EXERCISE BRIEF - Transcribe the records in full.

--------

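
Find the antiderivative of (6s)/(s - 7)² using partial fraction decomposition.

Decompose: α = 6, β = 6·7 + 0 = 42, so (6s)/(s - 7)² = 6/(s - 7) + 42/(s - 7)². Integrate: ∫ α/(s - 7) ds = 6 ln|(s - 7)|; ∫ β/(s - 7)² ds = -42/(s - 7). Sum: 6 ln|(s - 7)| - 42/(s - 7) + C


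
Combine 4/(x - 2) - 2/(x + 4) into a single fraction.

Common denominator (x - 2)(x + 4). Numerator: 4(x + 4) - 2(x - 2) = (4x + 16) - (2x - 4) = 2x + 20
Result: (2x + 20)/[(x - 2)(x + 4)]


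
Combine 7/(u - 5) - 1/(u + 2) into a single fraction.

Common denominator (u - 5)(u + 2). Numerator: 7(u + 2) - 1(u - 5) = (7u + 14) - (u - 5) = 6u + 19
Result: (6u + 19)/[(u - 5)(u + 2)]


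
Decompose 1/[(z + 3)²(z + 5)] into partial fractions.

Cover-up at z=-5: R = 1/(-5 + 3)² = 1/4. Cover-up at z=-3: Q = 1/(-3 + 5) = 1/2. Comparing z² coeff: P = -R = -1/4
Result: (-1/4)/(z + 3) + (1/2)/(z + 3)² + (1/4)/(z + 5)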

--------

SOLUTION FOR THIS TASK -
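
Find the antiderivative of (6s)/(s - 7)² using partial fraction decomposition.

Decompose: α = 6, β = 6·7 + 0 = 42, so (6s)/(s - 7)² = 6/(s - 7) + 42/(s - 7)². Integrate: ∫ α/(s - 7) ds = 6 ln|(s - 7)|; ∫ β/(s - 7)² ds = -42/(s - 7). Sum: 6 ln|(s - 7)| - 42/(s - 7) + C


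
Combine 4/(x - 2) - 2/(x + 4) into a single fraction.

Common denominator (x - 2)(x + 4). Numerator: 4(x + 4) - 2(x - 2) = (4x + 16) - (2x - 4) = 2x + 20
Result: (2x + 20)/[(x - 2)(x + 4)]


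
Combine 7/(u - 5) - 1/(u + 2) into a single fraction.

Common denominator (u - 5)(u + 2). Numerator: 7(u + 2) - 1(u - 5) = (7u + 14) - (u - 5) = 6u + 19
Result: (6u + 19)/[(u - 5)(u + 2)]


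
Decompose 1/[(z + 3)²(z + 5)] into partial fractions.

Cover-up at z=-5: R = 1/(-5 + 3)² = 1/4. Cover-up at z=-3: Q = 1/(-3 + 5) = 1/2. Comparing z² coeff: P = -R = -1/4
Result: (-1/4)/(z + 3) + (1/2)/(z + 3)² + (1/4)/(z + 5)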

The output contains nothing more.